_Problem details_
From the listing below, extract every line containing "compile".

_Listed records_
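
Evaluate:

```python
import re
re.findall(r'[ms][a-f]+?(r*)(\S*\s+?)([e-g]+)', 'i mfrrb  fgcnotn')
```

Multiple groups make `findall` return tuples — one 3-tuple for the one match.

[('rr', 'b  ', 'fg')]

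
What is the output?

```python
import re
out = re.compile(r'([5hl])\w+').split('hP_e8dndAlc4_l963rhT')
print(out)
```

['', 'h', '']

This matches one of [5hl] (captured); then one or more of a word character.
Matches to split on: at [0:20] → 'hP_e8dndAlc4_l963rhT'.
Because the pattern has a capturing group, `split` also inserts each captured text between the pieces.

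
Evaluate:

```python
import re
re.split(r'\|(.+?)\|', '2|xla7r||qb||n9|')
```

['2', 'xla7r', '', 'qb', '', 'n9', '']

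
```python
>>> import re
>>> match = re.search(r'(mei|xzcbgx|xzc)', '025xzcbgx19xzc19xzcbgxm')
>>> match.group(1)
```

'xzcbgx'

Alternation isn't longest-match — the leftmost alternative that fits at this position is chosen.
`search` walks the string left to right and returns the first match it finds.
The match spans [3:9] → 'xzcbgx'.
Captured: group 1 = 'xzcbgx'.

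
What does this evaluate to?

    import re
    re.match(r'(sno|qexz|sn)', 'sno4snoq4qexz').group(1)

'sno'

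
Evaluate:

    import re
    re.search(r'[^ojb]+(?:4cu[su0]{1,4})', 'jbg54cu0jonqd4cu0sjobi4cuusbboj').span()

(2, 8)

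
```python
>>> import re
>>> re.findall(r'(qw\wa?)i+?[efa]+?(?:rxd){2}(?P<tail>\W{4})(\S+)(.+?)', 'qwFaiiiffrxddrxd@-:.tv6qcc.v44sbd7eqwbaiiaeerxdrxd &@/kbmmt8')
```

Pattern: the literal 'qw', then a word character, then optionally the literal 'a' (captured); then one or more of the literal 'i' (lazy), then one or more of one of [efa] (lazy), then the literal 'rxd' repeated 2 times; then exactly 4 of a non-word character (captured as 'tail'); then one or more of a non-whitespace character (captured); then one or more of any character (lazy) (captured).
4 groups means the one result is a tuple of 4 captured strings — 1 here.

[('qwba', ' &@/', 'kbmmt', '8')]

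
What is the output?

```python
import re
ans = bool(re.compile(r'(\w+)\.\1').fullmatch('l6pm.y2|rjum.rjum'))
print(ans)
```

The backreference `\1` re-matches whatever the first group consumed, character for character.
For `fullmatch`, every character of the input must be accounted for by the pattern.
Here there's no way to consume every character, so the call returns None, and `bool(None)` is False.

False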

_Exercise answer_
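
out = re.compile(r'([5hl])\w+').split('hP_e8dndAlc4_l963rhT')
ans = bool(re.compile(r'(\w+)\.\1').fullmatch('l6pm.y2|rjum.rjum'))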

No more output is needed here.